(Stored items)
-----
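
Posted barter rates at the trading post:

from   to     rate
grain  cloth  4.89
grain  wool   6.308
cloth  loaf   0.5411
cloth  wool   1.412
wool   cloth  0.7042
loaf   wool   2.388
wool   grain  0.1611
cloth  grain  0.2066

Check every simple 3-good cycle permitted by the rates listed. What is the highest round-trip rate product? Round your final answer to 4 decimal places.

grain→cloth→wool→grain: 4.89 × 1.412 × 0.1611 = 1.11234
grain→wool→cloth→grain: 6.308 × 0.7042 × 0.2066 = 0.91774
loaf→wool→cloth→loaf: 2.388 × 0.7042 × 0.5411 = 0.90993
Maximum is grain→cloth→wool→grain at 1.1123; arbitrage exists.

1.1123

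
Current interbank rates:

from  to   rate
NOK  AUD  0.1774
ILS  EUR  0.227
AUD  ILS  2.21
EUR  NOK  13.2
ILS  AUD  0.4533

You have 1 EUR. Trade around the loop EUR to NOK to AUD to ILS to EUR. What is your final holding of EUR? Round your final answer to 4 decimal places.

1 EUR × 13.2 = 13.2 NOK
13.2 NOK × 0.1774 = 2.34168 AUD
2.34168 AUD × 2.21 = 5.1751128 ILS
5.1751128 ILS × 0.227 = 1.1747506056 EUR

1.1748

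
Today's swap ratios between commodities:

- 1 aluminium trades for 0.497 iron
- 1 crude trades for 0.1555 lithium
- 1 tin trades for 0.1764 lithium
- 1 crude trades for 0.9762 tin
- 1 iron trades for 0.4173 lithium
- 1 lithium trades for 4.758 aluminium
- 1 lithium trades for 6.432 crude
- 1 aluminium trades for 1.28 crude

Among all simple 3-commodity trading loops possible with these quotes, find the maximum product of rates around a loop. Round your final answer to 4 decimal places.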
-----
WHAT THE EXERCISE ASKS -> In the records above, find every line containing the word "aluminium" and show it.

ANSWER ->
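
- 1 aluminium trades for 0.497 iron
- 1 lithium trades for 4.758 aluminium
- 1 aluminium trades for 1.28 crude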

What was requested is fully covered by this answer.